--- Data for the task Enclosed Below ---

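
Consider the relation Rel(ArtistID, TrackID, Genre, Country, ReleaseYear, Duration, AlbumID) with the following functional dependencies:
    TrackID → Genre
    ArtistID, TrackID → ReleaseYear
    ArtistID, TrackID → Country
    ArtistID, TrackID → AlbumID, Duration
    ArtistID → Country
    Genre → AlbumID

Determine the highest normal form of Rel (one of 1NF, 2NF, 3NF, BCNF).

Candidate key: {ArtistID, TrackID}. Prime attributes: {ArtistID, TrackID}.
TrackID → Genre: {TrackID}⁺ = {AlbumID, Genre, TrackID}, which is not all of the attributes, so the left side is not a superkey — BCNF is violated.
Because {Genre} is non-prime and the left side of TrackID → Genre is not a superkey, the relation is not in 3NF.
{ArtistID} is a proper subset of the key {ArtistID, TrackID}, and {ArtistID}⁺ contains the non-prime attribute {Country} — a partial dependency, so 2NF is violated.

1NF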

--- End of Enclosed Data for the task ---

# Problem description:
Quote, without alteration, the final stretch of the entries: the line with "ArtistID, TrackID → AlbumID, Duration" onward to the last line.

# Solved exercise:
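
    ArtistID, TrackID → AlbumID, Duration
    ArtistID → Country
    Genre → AlbumID

Determine the highest normal form of Rel (one of 1NF, 2NF, 3NF, BCNF).

Candidate key: {ArtistID, TrackID}. Prime attributes: {ArtistID, TrackID}.
TrackID → Genre: {TrackID}⁺ = {AlbumID, Genre, TrackID}, which is not all of the attributes, so the left side is not a superkey — BCNF is violated.
Because {Genre} is non-prime and the left side of TrackID → Genre is not a superkey, the relation is not in 3NF.
{ArtistID} is a proper subset of the key {ArtistID, TrackID}, and {ArtistID}⁺ contains the non-prime attribute {Country} — a partial dependency, so 2NF is violated.

1NF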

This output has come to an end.